## Problem description:
Copy each line from the entries that the word "with" appears in.

[Stored items]
»»

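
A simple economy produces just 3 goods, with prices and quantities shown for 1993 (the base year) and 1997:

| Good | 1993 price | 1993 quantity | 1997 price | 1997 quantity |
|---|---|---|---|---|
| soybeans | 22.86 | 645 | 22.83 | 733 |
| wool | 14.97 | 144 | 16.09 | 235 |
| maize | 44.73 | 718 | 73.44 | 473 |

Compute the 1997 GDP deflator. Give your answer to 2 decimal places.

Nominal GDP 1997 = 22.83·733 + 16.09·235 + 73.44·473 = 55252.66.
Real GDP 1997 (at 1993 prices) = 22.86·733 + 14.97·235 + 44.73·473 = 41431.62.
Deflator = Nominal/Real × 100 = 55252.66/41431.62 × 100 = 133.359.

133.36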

««
»»

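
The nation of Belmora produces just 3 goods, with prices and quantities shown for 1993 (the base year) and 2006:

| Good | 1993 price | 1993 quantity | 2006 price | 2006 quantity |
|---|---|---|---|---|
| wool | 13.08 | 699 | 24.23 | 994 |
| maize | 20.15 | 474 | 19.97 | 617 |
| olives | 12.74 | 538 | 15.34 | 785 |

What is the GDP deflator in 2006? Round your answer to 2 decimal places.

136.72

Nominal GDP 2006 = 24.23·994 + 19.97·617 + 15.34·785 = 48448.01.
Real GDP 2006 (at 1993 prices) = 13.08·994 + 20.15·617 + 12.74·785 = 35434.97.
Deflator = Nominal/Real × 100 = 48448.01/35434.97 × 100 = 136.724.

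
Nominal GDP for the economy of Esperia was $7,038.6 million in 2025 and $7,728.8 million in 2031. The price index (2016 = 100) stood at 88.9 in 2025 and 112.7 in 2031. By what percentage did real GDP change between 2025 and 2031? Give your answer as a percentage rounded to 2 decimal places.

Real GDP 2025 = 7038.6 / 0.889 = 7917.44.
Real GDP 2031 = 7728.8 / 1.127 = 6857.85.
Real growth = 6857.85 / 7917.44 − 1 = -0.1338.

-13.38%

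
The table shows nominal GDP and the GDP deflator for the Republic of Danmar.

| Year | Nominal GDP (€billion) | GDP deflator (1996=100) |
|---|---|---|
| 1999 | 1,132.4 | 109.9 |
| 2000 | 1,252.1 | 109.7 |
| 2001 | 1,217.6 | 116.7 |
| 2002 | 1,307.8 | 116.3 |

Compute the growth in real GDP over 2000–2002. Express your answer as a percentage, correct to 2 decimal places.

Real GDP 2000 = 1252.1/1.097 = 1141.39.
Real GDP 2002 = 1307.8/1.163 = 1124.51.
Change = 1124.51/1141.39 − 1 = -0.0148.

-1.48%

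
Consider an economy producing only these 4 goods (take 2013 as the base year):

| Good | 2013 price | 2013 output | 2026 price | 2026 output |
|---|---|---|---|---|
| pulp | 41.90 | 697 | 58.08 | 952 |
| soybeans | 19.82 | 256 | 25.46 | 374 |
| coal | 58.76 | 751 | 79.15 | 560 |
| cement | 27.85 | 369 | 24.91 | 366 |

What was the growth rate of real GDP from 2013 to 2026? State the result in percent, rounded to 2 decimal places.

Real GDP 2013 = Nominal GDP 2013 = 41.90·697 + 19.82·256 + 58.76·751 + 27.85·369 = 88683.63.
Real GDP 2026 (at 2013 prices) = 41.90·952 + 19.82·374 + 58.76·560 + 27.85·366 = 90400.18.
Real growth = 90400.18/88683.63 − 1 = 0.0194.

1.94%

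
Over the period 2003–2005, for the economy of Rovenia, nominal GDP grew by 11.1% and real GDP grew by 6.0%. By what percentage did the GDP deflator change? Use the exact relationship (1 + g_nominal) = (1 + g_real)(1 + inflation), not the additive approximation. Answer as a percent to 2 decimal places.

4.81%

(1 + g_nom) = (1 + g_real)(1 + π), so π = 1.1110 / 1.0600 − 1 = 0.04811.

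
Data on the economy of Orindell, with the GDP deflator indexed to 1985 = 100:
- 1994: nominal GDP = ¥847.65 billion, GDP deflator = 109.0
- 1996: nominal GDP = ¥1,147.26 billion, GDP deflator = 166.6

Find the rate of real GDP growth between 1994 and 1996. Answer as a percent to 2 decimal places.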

««

## Response for this exercise:
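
A simple economy produces just 3 goods, with prices and quantities shown for 1993 (the base year) and 1997:
The nation of Belmora produces just 3 goods, with prices and quantities shown for 1993 (the base year) and 2006:
Data on the economy of Orindell, with the GDP deflator indexed to 1985 = 100: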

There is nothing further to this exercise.